**Task details:** The required output is the line that contains "For a computer graphics rendering pipeline: Polygon" plus every line after it in the listing below, copied exactly as it appears.

# # # # # # #

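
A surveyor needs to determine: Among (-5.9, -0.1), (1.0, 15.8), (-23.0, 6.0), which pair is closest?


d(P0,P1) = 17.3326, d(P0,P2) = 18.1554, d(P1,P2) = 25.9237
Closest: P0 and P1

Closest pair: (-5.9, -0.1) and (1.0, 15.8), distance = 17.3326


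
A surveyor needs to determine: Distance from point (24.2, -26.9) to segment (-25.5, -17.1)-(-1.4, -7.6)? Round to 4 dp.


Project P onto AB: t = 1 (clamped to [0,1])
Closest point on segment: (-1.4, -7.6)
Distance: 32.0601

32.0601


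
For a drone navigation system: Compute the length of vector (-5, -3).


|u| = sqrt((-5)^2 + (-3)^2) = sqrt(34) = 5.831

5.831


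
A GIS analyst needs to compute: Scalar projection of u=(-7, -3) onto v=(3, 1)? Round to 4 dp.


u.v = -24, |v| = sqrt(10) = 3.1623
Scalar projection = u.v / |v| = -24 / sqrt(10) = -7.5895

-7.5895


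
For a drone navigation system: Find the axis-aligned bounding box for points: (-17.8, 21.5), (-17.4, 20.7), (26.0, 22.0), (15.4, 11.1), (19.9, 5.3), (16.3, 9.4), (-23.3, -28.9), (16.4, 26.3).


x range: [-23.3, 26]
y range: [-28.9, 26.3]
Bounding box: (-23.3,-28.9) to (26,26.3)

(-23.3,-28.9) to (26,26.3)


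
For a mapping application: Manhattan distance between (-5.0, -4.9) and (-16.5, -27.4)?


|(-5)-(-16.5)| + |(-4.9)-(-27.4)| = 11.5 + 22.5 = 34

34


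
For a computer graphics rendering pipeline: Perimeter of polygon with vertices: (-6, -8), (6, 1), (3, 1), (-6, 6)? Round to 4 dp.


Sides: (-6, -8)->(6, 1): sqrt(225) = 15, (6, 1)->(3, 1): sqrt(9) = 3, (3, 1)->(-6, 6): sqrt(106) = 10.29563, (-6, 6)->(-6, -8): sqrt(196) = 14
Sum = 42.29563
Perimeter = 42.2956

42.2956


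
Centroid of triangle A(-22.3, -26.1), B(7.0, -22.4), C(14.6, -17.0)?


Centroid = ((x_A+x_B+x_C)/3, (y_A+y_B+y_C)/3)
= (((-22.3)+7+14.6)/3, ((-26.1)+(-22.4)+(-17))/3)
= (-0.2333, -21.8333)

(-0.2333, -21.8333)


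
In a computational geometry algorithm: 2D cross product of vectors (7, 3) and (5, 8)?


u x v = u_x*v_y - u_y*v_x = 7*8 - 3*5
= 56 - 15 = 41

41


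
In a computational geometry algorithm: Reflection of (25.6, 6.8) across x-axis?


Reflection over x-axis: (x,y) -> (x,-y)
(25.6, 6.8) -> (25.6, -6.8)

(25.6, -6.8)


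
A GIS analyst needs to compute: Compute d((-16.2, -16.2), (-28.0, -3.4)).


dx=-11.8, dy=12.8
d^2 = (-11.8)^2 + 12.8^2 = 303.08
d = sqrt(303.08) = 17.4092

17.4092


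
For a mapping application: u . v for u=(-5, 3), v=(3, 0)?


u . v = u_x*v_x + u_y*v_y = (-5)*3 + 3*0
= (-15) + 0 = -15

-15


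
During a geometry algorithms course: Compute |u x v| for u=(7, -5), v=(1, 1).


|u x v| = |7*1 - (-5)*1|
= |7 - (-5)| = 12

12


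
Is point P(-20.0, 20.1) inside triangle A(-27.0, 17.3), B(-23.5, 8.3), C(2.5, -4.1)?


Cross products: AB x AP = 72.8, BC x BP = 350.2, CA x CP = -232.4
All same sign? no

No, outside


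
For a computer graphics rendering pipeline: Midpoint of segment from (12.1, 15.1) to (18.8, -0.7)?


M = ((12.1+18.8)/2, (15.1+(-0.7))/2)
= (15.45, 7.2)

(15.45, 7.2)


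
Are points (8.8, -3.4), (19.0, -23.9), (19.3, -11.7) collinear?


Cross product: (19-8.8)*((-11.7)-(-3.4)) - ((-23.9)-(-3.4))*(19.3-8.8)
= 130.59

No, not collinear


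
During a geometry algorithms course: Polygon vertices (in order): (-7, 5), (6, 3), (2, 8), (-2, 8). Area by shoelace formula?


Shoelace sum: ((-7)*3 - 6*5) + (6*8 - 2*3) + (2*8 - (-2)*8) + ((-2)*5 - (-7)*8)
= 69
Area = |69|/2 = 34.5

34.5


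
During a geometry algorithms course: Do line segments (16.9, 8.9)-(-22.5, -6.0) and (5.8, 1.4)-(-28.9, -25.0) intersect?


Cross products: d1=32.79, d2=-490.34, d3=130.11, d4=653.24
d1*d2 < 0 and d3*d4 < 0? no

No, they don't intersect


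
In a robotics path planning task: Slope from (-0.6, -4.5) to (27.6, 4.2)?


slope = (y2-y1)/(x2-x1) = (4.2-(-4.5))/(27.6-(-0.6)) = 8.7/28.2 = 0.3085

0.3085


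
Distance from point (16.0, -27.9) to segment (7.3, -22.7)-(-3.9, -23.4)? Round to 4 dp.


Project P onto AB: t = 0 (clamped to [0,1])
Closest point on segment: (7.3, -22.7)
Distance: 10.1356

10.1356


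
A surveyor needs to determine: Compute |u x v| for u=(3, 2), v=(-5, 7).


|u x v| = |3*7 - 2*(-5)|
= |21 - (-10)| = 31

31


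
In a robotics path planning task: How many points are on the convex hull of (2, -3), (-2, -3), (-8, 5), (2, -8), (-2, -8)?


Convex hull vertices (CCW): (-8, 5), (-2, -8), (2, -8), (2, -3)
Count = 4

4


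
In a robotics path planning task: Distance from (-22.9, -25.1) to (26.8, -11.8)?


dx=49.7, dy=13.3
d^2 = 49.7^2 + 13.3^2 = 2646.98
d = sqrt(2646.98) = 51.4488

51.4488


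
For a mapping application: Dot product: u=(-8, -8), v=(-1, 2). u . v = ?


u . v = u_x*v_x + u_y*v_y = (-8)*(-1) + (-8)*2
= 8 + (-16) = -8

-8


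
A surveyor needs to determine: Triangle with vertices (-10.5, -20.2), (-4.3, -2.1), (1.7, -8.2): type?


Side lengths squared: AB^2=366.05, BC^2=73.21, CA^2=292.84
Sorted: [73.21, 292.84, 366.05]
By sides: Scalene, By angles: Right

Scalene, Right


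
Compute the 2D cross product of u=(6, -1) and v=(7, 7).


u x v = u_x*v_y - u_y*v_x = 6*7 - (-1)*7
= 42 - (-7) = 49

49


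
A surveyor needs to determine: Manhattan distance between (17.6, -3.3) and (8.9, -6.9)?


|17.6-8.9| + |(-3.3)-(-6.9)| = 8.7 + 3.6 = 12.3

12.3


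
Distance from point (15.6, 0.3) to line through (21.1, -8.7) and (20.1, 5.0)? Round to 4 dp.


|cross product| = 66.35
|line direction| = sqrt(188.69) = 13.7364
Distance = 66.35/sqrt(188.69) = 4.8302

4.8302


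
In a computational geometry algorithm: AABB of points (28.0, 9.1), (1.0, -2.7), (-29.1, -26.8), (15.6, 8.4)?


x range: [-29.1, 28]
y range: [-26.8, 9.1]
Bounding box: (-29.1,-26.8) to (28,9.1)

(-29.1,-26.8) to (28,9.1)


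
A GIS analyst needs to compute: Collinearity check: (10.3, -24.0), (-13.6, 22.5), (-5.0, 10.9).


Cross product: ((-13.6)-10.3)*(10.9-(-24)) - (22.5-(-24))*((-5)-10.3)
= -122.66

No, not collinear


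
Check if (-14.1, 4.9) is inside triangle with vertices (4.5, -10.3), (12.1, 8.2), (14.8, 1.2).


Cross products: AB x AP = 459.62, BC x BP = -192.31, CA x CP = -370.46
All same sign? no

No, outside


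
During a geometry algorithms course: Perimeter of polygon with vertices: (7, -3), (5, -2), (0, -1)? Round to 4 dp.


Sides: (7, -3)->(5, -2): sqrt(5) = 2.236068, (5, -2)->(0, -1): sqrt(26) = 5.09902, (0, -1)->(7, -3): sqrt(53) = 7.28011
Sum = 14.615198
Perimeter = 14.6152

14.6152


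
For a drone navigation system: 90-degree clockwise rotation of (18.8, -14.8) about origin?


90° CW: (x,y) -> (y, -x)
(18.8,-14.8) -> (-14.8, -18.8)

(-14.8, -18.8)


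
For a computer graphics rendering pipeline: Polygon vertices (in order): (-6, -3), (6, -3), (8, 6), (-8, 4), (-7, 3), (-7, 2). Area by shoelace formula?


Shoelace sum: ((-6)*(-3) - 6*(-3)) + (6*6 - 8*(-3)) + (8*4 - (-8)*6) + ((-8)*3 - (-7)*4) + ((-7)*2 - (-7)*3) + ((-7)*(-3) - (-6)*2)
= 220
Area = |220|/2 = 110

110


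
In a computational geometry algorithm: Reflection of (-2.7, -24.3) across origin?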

# # # # # # #

**Result of the task:**
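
For a computer graphics rendering pipeline: Polygon vertices (in order): (-6, -3), (6, -3), (8, 6), (-8, 4), (-7, 3), (-7, 2). Area by shoelace formula?


Shoelace sum: ((-6)*(-3) - 6*(-3)) + (6*6 - 8*(-3)) + (8*4 - (-8)*6) + ((-8)*3 - (-7)*4) + ((-7)*2 - (-7)*3) + ((-7)*(-3) - (-6)*2)
= 220
Area = |220|/2 = 110

110


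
In a computational geometry algorithm: Reflection of (-2.7, -24.3) across origin?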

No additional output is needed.